### EXERCISE BRIEF
Give back exactly the lines from the one containing "Over the window" through the end of the records, including both, and no others.

*** EXTRACTED RECORDS ***

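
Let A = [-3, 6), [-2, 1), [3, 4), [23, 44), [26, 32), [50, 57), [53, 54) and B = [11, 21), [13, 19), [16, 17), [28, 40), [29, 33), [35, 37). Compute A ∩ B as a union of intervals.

[28, 40)

A, merged: [-3, 6), [23, 44), [50, 57).
B, merged: [11, 21), [28, 40).
[-3, 6) meets no B interval.
[23, 44) ∩ B → [28, 40).
[50, 57) meets no B interval.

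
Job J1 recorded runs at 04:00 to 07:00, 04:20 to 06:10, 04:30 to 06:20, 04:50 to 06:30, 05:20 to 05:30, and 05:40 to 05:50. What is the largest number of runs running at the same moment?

5

Walk the sorted start/end points keeping a running depth.
The depth first hits 5 at 05:20.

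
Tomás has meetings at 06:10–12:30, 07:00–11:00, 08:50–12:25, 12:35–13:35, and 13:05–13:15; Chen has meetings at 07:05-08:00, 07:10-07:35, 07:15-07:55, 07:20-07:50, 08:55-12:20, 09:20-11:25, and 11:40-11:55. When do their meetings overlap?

07:05-08:00, 08:55-12:20

Merge the first list: 06:10-12:30, 12:35-13:35.
Merge the second list: 07:05-08:00, 08:55-12:20.
06:10-12:30 meets the second set on 07:05-08:00, 08:55-12:20.
12:35-13:35: no overlap with the second set.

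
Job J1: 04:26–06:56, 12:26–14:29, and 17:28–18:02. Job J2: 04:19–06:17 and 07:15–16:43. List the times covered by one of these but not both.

Only in the first: 06:17–06:56, 17:28–18:02.
Only in the second: 04:19–04:26, 07:15–12:26, 14:29–16:43.
Together these are the periods covered by exactly one.

04:19–04:26, 06:17–06:56, 07:15–12:26, 14:29–16:43, 17:28–18:02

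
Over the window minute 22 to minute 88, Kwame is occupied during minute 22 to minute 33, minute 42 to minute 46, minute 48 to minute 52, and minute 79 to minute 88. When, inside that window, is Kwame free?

minute 33 to minute 42, minute 46 to minute 48, minute 52 to minute 79

After merging, the occupied span is minute 22 to minute 33, minute 42 to minute 46, minute 48 to minute 52, minute 79 to minute 88.
Gaps within minute 22 to minute 88: minute 33 to minute 42, minute 46 to minute 48, minute 52 to minute 79.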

***

### SOLUTION TO THIS TASK
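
Over the window minute 22 to minute 88, Kwame is occupied during minute 22 to minute 33, minute 42 to minute 46, minute 48 to minute 52, and minute 79 to minute 88. When, inside that window, is Kwame free?

minute 33 to minute 42, minute 46 to minute 48, minute 52 to minute 79

After merging, the occupied span is minute 22 to minute 33, minute 42 to minute 46, minute 48 to minute 52, minute 79 to minute 88.
Gaps within minute 22 to minute 88: minute 33 to minute 42, minute 46 to minute 48, minute 52 to minute 79.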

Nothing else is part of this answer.